TRY IT:
A word-for-word repetition of all the entries is required.

(Collected data entries)

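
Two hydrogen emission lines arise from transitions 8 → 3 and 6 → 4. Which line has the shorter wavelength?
8 → 3

Calculate the energy for each transition:

Transition 8 → 3:
ΔE₁ = |E_3 - E_8| = |-13.6057/3² - (-13.6057/8²)|
ΔE₁ = |-1.51174444 - (-0.21258906)| = 1.29916 eV

Transition 6 → 4:
ΔE₂ = |E_4 - E_6| = |-13.6057/4² - (-13.6057/6²)|
ΔE₂ = |-0.85035625 - (-0.37793611)| = 0.47242 eV

Since 1.29916 eV > 0.47242 eV, the transition 8 → 3 emits the more energetic photon.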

TASK SOLUTION:
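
Two hydrogen emission lines arise from transitions 8 → 3 and 6 → 4. Which line has the shorter wavelength?
8 → 3

Calculate the energy for each transition:

Transition 8 → 3:
ΔE₁ = |E_3 - E_8| = |-13.6057/3² - (-13.6057/8²)|
ΔE₁ = |-1.51174444 - (-0.21258906)| = 1.29916 eV

Transition 6 → 4:
ΔE₂ = |E_4 - E_6| = |-13.6057/4² - (-13.6057/6²)|
ΔE₂ = |-0.85035625 - (-0.37793611)| = 0.47242 eV

Since 1.29916 eV > 0.47242 eV, the transition 8 → 3 emits the more energetic photon.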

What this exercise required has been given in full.